* Description of the task
The entries below are to be written out again without alteration.

(Saved data entries)
*** Begin section ***
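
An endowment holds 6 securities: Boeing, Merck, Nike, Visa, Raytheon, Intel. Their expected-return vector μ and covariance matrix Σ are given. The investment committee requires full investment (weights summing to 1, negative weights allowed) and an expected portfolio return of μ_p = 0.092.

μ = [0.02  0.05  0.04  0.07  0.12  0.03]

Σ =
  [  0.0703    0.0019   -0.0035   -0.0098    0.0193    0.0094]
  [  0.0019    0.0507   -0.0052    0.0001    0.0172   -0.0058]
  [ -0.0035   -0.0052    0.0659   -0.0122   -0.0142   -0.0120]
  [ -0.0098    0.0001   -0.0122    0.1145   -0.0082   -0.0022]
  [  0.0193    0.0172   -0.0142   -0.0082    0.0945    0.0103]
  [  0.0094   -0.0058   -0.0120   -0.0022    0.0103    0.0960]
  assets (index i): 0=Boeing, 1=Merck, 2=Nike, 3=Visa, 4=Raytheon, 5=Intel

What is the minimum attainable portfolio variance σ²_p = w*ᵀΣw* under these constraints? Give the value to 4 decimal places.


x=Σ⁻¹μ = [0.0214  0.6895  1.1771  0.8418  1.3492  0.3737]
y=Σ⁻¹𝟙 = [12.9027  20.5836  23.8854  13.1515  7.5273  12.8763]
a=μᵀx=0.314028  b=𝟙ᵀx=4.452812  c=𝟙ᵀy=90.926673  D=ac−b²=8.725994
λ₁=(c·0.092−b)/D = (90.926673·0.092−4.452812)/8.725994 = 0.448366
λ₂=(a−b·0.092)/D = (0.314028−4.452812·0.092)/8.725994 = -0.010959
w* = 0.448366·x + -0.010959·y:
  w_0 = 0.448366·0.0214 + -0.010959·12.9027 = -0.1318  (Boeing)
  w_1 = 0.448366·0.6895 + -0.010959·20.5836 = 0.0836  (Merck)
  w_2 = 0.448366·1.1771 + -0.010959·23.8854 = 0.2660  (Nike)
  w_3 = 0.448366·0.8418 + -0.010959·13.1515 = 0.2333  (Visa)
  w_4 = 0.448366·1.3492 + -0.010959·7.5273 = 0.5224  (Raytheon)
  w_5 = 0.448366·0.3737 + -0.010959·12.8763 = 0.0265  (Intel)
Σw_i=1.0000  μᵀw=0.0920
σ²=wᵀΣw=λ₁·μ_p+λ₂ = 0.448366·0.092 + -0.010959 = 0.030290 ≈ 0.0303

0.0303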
*** End section ***
* Written response
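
An endowment holds 6 securities: Boeing, Merck, Nike, Visa, Raytheon, Intel. Their expected-return vector μ and covariance matrix Σ are given. The investment committee requires full investment (weights summing to 1, negative weights allowed) and an expected portfolio return of μ_p = 0.092.

μ = [0.02  0.05  0.04  0.07  0.12  0.03]

Σ =
  [  0.0703    0.0019   -0.0035   -0.0098    0.0193    0.0094]
  [  0.0019    0.0507   -0.0052    0.0001    0.0172   -0.0058]
  [ -0.0035   -0.0052    0.0659   -0.0122   -0.0142   -0.0120]
  [ -0.0098    0.0001   -0.0122    0.1145   -0.0082   -0.0022]
  [  0.0193    0.0172   -0.0142   -0.0082    0.0945    0.0103]
  [  0.0094   -0.0058   -0.0120   -0.0022    0.0103    0.0960]
  assets (index i): 0=Boeing, 1=Merck, 2=Nike, 3=Visa, 4=Raytheon, 5=Intel

What is the minimum attainable portfolio variance σ²_p = w*ᵀΣw* under these constraints? Give the value to 4 decimal places.


x=Σ⁻¹μ = [0.0214  0.6895  1.1771  0.8418  1.3492  0.3737]
y=Σ⁻¹𝟙 = [12.9027  20.5836  23.8854  13.1515  7.5273  12.8763]
a=μᵀx=0.314028  b=𝟙ᵀx=4.452812  c=𝟙ᵀy=90.926673  D=ac−b²=8.725994
λ₁=(c·0.092−b)/D = (90.926673·0.092−4.452812)/8.725994 = 0.448366
λ₂=(a−b·0.092)/D = (0.314028−4.452812·0.092)/8.725994 = -0.010959
w* = 0.448366·x + -0.010959·y:
  w_0 = 0.448366·0.0214 + -0.010959·12.9027 = -0.1318  (Boeing)
  w_1 = 0.448366·0.6895 + -0.010959·20.5836 = 0.0836  (Merck)
  w_2 = 0.448366·1.1771 + -0.010959·23.8854 = 0.2660  (Nike)
  w_3 = 0.448366·0.8418 + -0.010959·13.1515 = 0.2333  (Visa)
  w_4 = 0.448366·1.3492 + -0.010959·7.5273 = 0.5224  (Raytheon)
  w_5 = 0.448366·0.3737 + -0.010959·12.8763 = 0.0265  (Intel)
Σw_i=1.0000  μᵀw=0.0920
σ²=wᵀΣw=λ₁·μ_p+λ₂ = 0.448366·0.092 + -0.010959 = 0.030290 ≈ 0.0303

0.0303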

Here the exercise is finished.